Collected data entries

- Opening Delimiter -

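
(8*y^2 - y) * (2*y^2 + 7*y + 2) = 16*y^4 + 54*y^3 + 9*y^2 - 2*y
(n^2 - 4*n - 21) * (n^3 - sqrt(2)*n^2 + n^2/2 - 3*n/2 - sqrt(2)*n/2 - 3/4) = n^5 - 7*n^4/2 - sqrt(2)*n^4 - 49*n^3/2 + 7*sqrt(2)*n^3/2 - 21*n^2/4 + 23*sqrt(2)*n^2 + 21*sqrt(2)*n/2 + 69*n/2 + 63/4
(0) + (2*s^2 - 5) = 2*s^2 - 5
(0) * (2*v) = 0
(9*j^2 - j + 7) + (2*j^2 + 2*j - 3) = 11*j^2 + j + 4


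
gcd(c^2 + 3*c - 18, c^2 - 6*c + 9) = c - 3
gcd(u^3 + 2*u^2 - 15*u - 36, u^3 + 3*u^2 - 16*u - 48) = u^2 - u - 12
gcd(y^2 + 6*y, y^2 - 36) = y + 6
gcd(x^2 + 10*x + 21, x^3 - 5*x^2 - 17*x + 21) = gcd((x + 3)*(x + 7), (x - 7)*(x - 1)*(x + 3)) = x + 3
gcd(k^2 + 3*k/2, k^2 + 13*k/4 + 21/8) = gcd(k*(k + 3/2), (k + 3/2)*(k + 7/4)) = k + 3/2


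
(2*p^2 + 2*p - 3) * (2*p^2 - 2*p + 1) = 4*p^4 - 8*p^2 + 8*p - 3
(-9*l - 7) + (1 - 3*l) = -12*l - 6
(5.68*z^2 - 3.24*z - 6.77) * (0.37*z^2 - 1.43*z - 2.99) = 2.1016*z^4 - 9.3212*z^3 - 14.8549*z^2 + 19.3687*z + 20.2423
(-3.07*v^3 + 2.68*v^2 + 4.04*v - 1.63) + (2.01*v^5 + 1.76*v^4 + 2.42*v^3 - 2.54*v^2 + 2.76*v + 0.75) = 2.01*v^5 + 1.76*v^4 - 0.65*v^3 + 0.14*v^2 + 6.8*v - 0.88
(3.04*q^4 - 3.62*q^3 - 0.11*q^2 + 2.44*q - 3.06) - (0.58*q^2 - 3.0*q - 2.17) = 3.04*q^4 - 3.62*q^3 - 0.69*q^2 + 5.44*q - 0.89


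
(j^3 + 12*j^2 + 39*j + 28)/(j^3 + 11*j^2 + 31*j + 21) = (j + 4)/(j + 3)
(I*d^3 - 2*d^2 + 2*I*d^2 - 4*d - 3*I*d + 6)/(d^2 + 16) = (I*d^3 + 2*d^2*(-1 + I) - d*(4 + 3*I) + 6)/(d^2 + 16)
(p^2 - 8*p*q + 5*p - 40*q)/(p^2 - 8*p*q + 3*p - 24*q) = (p + 5)/(p + 3)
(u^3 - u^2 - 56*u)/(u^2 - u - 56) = u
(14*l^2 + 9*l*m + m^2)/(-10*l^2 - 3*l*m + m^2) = (-7*l - m)/(5*l - m)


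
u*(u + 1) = u^2 + u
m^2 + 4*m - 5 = (m - 1)*(m + 5)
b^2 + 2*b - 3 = (b - 1)*(b + 3)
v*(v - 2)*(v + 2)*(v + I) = v^4 + I*v^3 - 4*v^2 - 4*I*v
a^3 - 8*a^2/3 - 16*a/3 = a*(a - 4)*(a + 4/3)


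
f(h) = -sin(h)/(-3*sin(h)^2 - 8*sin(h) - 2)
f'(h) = -(6*sin(h)*cos(h) + 8*cos(h))*sin(h)/(-3*sin(h)^2 - 8*sin(h) - 2)^2 - cos(h)/(-3*sin(h)^2 - 8*sin(h) - 2)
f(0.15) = 0.05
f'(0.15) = 0.18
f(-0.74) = 0.33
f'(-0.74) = 0.11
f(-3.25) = 0.04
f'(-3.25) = -0.23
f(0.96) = 0.08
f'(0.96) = -0.00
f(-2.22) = 0.32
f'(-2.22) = -0.01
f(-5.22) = 0.08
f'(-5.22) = -0.00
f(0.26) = 0.06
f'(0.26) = 0.10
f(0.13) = 0.04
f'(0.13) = 0.20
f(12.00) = 0.38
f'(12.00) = 0.47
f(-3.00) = -0.15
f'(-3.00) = -2.22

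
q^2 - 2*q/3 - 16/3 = (q - 8/3)*(q + 2)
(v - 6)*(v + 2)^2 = v^3 - 2*v^2 - 20*v - 24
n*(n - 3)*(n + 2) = n^3 - n^2 - 6*n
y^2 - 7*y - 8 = (y - 8)*(y + 1)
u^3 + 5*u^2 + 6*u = u*(u + 2)*(u + 3)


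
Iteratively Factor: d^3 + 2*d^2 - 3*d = (d - 1)*(d^2 + 3*d) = (d - 1)*(d + 3)*(d)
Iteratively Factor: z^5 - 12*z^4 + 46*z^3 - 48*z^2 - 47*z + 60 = (z + 1)*(z^4 - 13*z^3 + 59*z^2 - 107*z + 60) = (z - 1)*(z + 1)*(z^3 - 12*z^2 + 47*z - 60) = (z - 4)*(z - 1)*(z + 1)*(z^2 - 8*z + 15) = (z - 5)*(z - 4)*(z - 1)*(z + 1)*(z - 3)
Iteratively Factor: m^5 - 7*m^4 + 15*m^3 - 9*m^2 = (m)*(m^4 - 7*m^3 + 15*m^2 - 9*m) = m*(m - 3)*(m^3 - 4*m^2 + 3*m) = m*(m - 3)*(m - 1)*(m^2 - 3*m) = m^2*(m - 3)*(m - 1)*(m - 3)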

- Closing Delimiter -

AIM OF THE TASK
Taking the records above as a whole, work out how many of their lines hold the word "Factor". The reply should be that number alone.

ANSWER TO THE PROBLEM
3